- _Your task_: Transcribe the stretch of entries below from the line with "inputs from Umbrial" through the line with "Net weight: 2320 kg", exactly and with both ends included; leave out all other lines.

=== Material for this exercise ===

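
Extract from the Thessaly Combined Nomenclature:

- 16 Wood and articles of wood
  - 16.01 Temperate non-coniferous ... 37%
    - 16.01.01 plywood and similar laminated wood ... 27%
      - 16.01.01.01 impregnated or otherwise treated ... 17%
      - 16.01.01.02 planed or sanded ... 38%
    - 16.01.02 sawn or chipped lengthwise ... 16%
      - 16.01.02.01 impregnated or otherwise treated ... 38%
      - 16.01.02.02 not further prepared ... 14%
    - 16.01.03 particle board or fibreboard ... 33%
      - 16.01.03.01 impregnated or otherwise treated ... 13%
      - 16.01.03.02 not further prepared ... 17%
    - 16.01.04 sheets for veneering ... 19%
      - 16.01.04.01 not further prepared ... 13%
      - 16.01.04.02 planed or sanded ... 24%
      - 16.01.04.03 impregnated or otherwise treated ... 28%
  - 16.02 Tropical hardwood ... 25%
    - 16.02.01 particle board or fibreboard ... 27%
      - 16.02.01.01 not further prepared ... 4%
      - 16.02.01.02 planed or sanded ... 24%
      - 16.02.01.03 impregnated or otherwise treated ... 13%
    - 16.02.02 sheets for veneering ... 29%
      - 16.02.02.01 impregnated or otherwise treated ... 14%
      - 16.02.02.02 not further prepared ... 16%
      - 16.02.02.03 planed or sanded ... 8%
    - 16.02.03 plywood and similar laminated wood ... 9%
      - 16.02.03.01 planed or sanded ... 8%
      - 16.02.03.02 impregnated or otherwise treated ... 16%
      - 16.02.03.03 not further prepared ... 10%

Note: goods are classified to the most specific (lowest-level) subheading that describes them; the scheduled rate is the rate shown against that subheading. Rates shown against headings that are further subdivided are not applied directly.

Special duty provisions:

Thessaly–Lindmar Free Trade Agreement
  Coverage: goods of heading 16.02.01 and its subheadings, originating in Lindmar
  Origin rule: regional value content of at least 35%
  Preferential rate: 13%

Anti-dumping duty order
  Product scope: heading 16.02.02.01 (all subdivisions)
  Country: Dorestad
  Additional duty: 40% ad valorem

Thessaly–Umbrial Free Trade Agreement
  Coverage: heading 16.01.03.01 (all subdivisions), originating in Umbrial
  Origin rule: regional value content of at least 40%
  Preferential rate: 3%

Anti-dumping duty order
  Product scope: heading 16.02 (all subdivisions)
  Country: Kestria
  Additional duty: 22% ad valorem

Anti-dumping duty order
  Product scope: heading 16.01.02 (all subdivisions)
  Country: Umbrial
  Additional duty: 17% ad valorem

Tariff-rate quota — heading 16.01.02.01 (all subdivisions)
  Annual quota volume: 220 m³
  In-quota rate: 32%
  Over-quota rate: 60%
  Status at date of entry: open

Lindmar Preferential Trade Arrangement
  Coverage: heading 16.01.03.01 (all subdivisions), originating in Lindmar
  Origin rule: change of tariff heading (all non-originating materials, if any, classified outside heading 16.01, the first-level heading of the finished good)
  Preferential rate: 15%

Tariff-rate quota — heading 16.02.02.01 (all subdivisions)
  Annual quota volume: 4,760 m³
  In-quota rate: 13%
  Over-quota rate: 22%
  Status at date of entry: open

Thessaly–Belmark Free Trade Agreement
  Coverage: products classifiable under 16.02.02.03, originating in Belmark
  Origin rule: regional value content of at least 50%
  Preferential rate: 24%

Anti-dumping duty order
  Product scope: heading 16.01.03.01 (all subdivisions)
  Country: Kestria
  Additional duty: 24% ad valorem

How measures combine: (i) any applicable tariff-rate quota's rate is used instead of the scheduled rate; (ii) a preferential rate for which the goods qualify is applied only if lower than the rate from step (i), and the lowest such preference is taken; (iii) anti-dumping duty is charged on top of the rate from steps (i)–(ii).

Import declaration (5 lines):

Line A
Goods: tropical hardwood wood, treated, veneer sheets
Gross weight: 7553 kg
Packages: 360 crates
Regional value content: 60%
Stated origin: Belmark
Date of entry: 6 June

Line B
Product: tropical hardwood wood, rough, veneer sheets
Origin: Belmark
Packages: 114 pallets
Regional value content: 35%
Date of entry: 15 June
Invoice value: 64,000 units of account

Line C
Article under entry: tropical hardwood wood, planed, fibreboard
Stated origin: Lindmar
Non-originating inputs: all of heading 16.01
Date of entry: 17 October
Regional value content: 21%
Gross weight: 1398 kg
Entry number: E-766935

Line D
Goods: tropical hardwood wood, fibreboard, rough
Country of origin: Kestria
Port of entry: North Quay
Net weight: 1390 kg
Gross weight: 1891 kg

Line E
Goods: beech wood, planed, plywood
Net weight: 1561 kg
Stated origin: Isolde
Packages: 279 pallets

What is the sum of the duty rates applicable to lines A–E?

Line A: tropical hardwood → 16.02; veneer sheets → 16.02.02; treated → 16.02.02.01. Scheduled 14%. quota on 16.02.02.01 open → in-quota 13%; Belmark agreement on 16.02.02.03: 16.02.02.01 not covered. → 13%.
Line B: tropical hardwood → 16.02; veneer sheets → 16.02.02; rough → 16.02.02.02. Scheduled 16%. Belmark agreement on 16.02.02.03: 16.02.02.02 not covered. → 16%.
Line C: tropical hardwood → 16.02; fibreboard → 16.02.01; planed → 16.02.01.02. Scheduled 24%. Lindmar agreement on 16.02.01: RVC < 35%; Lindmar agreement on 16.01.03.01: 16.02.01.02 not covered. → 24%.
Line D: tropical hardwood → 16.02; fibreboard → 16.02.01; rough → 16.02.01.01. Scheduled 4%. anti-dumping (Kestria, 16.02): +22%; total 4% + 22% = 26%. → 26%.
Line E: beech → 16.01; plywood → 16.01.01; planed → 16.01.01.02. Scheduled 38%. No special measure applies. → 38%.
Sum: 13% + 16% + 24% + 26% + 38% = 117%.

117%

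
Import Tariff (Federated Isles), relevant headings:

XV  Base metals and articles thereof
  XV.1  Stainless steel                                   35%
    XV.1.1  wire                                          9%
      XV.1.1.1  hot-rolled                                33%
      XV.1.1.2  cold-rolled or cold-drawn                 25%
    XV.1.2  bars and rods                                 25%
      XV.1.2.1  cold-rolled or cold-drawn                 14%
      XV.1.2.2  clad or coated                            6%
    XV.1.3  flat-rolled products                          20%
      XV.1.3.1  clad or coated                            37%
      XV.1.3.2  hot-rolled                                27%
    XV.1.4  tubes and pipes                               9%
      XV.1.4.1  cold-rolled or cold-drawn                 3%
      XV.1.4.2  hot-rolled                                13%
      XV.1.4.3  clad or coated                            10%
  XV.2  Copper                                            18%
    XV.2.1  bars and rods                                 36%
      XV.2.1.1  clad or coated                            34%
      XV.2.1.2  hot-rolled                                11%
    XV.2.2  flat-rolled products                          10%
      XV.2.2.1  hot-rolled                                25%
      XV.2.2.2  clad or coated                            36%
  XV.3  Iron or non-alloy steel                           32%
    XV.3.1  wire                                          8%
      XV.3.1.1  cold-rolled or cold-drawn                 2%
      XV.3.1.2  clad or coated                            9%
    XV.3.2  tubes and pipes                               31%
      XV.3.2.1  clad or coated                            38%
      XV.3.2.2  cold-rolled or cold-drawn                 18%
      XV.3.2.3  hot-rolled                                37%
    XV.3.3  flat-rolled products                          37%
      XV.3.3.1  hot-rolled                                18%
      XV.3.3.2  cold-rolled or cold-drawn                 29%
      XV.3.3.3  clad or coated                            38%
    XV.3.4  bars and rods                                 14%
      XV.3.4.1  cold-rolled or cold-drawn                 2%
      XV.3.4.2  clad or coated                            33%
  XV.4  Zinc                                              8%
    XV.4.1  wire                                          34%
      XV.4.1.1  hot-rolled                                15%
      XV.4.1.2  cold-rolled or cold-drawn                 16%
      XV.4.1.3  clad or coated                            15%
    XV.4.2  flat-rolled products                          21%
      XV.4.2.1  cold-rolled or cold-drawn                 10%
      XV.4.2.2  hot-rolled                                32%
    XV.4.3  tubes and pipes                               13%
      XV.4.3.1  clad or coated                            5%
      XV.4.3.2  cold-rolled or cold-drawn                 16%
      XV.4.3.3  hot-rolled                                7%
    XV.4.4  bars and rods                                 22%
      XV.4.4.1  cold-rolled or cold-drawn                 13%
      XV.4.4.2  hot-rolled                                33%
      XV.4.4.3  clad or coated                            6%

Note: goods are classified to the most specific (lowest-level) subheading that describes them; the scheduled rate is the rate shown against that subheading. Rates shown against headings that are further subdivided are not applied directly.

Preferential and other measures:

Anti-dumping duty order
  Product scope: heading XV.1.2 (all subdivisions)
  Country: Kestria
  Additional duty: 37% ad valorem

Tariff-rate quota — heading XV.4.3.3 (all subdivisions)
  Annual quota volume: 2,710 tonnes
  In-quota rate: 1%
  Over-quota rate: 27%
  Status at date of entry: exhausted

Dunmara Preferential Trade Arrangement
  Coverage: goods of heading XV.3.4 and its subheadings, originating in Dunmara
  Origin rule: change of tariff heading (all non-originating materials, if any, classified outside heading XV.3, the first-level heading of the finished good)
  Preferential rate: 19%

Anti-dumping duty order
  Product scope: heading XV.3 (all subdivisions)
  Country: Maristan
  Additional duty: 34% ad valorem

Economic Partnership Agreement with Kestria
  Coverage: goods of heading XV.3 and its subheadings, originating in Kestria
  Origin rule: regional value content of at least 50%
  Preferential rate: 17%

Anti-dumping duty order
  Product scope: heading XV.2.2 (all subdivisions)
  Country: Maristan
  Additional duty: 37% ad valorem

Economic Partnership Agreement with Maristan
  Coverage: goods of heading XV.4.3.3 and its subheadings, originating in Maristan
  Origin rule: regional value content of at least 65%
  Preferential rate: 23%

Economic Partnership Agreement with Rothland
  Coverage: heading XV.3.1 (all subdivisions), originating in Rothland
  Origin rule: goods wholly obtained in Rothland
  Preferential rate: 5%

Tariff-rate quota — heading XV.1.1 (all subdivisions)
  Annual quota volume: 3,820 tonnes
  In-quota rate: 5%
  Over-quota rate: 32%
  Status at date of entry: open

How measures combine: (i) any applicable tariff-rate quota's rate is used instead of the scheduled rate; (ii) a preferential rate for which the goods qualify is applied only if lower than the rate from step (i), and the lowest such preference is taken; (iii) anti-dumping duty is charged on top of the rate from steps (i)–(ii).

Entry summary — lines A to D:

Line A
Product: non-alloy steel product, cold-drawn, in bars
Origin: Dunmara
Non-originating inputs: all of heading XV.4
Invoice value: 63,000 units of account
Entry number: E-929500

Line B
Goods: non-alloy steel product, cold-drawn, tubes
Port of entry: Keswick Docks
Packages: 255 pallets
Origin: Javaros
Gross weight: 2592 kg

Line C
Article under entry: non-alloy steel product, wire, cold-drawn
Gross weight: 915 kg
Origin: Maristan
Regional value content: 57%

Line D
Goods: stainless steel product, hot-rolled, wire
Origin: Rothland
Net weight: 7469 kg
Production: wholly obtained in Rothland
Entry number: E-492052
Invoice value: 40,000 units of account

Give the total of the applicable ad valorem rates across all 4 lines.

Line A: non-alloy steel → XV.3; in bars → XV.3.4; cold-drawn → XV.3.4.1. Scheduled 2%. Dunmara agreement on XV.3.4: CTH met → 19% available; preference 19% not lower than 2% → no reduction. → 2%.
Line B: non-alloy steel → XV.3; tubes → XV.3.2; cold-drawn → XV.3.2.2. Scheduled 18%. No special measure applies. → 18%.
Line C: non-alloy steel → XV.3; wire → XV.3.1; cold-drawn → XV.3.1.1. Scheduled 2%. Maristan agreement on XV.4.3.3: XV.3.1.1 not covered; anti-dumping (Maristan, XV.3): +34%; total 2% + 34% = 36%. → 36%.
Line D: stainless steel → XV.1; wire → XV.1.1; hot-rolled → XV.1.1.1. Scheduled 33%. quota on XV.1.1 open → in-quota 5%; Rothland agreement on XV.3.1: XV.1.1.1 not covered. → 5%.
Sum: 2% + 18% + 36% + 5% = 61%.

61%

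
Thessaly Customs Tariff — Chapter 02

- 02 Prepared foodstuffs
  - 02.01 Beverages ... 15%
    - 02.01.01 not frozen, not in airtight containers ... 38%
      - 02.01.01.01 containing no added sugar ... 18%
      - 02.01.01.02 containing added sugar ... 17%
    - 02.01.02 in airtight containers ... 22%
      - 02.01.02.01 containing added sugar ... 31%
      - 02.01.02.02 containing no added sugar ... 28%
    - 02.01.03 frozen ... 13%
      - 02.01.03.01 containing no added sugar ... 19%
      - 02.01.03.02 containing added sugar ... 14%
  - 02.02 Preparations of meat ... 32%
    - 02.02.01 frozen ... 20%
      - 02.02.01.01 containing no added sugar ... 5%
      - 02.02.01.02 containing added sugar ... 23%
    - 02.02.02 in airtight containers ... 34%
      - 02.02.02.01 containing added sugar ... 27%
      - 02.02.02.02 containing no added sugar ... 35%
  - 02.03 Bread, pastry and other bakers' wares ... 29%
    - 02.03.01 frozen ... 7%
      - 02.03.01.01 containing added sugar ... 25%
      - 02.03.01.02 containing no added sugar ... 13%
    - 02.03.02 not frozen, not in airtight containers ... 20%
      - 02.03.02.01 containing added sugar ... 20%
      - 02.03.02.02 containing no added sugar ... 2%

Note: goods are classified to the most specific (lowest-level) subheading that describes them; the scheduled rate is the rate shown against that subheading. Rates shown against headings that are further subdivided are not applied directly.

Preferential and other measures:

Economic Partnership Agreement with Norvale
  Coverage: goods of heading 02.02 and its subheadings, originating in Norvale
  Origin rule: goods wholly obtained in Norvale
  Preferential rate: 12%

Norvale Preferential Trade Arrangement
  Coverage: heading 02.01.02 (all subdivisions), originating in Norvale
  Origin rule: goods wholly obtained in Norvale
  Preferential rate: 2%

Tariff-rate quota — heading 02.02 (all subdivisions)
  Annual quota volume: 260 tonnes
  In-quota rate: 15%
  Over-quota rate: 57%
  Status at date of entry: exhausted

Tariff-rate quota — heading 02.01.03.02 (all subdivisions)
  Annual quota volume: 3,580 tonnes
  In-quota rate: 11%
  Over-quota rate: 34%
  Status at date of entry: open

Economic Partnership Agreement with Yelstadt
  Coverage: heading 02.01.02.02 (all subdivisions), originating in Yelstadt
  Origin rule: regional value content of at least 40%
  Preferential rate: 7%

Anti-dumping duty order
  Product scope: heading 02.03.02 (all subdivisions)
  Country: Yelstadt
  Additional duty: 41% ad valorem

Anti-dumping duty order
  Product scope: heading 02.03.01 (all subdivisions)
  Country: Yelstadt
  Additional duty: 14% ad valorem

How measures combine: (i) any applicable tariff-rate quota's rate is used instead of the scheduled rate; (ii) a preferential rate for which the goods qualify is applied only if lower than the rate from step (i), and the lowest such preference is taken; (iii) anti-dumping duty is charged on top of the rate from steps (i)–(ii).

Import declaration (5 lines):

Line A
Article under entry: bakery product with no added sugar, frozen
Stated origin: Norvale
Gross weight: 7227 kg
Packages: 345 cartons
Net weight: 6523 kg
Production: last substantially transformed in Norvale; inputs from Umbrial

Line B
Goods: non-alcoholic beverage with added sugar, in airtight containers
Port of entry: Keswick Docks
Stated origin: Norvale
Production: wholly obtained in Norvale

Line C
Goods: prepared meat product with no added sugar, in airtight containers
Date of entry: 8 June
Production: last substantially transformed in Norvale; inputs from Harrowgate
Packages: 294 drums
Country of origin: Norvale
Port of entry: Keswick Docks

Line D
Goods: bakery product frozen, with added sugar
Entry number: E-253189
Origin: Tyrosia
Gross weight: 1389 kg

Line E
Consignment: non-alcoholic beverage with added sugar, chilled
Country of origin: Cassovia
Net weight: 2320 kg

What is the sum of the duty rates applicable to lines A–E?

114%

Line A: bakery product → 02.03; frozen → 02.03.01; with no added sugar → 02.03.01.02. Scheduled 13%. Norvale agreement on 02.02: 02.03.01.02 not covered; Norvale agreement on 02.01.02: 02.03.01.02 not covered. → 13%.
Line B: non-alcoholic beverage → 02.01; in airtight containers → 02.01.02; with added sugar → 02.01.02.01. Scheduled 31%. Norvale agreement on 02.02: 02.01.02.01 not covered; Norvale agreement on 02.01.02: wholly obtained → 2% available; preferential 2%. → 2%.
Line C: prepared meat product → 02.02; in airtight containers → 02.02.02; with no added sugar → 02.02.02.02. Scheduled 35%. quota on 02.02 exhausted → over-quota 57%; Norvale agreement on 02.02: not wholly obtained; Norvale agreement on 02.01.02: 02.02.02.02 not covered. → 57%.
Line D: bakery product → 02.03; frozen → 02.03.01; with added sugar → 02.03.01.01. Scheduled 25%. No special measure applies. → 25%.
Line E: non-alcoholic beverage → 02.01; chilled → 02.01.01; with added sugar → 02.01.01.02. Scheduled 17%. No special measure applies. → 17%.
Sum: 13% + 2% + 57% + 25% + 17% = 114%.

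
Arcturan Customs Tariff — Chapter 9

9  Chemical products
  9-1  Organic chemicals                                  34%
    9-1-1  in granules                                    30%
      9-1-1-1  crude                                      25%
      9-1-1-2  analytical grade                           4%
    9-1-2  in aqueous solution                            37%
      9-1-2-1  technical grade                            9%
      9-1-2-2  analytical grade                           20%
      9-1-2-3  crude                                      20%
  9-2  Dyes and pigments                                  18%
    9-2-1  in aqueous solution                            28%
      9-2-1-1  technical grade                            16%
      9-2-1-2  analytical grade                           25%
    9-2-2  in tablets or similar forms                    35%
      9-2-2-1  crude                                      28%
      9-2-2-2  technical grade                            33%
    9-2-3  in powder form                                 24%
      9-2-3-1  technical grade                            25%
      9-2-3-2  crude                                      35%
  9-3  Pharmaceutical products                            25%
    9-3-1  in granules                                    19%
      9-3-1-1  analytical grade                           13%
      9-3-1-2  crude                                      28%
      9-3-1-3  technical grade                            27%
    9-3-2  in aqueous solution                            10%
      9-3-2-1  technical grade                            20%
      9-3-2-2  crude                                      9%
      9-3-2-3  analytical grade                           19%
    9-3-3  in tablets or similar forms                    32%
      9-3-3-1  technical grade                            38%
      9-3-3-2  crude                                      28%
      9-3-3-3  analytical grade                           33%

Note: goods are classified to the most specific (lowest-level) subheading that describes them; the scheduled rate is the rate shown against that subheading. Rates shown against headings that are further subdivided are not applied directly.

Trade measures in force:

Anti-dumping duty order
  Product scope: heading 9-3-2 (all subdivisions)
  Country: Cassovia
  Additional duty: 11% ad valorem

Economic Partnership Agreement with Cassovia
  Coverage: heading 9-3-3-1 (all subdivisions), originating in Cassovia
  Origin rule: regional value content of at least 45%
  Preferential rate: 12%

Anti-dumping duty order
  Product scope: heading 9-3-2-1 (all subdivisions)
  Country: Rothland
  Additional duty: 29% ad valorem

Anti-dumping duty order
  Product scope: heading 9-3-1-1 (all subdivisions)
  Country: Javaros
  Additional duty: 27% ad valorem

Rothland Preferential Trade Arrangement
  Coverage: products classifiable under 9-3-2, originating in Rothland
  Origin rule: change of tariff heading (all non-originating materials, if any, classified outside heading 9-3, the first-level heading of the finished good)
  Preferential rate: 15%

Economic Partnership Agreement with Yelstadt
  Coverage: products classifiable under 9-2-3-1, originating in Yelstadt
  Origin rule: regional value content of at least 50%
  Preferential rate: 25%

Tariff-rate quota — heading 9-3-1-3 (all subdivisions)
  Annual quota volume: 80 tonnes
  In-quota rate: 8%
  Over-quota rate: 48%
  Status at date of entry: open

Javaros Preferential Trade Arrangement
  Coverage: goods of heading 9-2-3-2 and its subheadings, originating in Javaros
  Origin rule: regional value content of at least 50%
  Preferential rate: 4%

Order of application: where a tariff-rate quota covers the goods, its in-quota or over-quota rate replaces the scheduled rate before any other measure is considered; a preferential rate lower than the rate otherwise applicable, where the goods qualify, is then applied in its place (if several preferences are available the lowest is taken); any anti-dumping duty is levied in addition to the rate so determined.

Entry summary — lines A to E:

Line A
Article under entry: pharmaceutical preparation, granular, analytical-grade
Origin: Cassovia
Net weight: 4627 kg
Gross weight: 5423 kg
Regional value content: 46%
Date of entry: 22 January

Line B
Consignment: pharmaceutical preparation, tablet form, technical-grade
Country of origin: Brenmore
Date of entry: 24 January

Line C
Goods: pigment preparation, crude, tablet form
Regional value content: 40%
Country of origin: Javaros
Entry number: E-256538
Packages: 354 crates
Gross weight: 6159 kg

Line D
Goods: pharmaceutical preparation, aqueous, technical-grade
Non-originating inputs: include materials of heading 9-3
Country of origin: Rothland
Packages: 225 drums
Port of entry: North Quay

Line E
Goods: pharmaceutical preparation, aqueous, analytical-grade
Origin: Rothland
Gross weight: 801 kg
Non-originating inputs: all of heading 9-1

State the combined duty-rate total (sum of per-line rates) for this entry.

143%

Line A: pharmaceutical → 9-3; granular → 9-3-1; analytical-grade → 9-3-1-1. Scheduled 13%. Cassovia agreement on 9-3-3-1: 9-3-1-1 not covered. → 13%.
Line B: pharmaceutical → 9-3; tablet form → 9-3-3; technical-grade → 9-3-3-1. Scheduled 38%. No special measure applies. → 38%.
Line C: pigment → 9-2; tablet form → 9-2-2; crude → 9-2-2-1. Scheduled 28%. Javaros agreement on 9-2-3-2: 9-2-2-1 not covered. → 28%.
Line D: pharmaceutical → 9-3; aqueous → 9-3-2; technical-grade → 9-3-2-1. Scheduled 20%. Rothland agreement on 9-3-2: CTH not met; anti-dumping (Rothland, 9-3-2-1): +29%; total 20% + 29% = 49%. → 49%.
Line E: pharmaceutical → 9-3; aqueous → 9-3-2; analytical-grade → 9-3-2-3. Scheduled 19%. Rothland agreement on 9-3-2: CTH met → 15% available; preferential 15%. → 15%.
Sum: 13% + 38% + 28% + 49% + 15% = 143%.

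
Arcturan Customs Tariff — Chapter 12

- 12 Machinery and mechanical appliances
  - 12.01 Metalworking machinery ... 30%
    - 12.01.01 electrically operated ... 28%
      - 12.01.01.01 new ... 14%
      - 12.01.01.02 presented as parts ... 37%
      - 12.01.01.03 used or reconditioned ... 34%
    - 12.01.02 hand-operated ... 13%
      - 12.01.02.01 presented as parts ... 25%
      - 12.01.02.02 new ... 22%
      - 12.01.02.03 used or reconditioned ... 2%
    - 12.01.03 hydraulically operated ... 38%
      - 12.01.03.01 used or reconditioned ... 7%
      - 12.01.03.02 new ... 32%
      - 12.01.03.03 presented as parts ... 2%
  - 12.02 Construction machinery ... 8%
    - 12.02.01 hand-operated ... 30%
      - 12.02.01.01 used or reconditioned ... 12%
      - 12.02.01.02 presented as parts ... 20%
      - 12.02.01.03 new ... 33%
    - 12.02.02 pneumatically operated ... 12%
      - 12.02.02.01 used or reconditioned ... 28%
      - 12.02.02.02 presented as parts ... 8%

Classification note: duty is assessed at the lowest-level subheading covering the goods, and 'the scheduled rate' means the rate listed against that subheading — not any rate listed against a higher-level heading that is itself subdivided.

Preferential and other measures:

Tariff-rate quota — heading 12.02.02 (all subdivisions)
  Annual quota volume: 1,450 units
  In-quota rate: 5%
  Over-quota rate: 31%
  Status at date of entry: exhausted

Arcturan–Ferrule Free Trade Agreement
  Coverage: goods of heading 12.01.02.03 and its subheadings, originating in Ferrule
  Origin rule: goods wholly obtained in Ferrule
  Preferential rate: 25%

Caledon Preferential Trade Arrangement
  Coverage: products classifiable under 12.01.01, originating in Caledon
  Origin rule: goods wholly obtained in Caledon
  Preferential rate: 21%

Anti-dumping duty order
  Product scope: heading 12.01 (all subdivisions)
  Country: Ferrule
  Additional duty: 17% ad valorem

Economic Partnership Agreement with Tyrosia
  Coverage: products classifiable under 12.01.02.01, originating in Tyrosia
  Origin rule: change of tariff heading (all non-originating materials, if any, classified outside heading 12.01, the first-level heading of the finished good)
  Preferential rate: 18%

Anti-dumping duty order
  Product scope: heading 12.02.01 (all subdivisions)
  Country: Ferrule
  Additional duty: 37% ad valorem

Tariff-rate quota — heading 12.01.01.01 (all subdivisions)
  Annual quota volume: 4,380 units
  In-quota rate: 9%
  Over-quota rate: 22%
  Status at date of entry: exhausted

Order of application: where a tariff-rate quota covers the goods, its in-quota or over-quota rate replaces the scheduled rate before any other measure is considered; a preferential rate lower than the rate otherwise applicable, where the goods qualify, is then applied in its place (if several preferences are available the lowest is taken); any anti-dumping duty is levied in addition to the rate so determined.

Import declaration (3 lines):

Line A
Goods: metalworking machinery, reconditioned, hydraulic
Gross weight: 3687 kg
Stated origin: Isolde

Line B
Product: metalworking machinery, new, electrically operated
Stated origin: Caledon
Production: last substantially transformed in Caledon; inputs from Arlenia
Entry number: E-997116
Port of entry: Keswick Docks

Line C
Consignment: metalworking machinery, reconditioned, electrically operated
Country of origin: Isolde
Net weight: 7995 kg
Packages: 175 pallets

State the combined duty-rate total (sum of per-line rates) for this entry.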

===

- _Reply_:
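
Production: last substantially transformed in Norvale; inputs from Umbrial

Line B
Goods: non-alcoholic beverage with added sugar, in airtight containers
Port of entry: Keswick Docks
Stated origin: Norvale
Production: wholly obtained in Norvale

Line C
Goods: prepared meat product with no added sugar, in airtight containers
Date of entry: 8 June
Production: last substantially transformed in Norvale; inputs from Harrowgate
Packages: 294 drums
Country of origin: Norvale
Port of entry: Keswick Docks

Line D
Goods: bakery product frozen, with added sugar
Entry number: E-253189
Origin: Tyrosia
Gross weight: 1389 kg

Line E
Consignment: non-alcoholic beverage with added sugar, chilled
Country of origin: Cassovia
Net weight: 2320 kg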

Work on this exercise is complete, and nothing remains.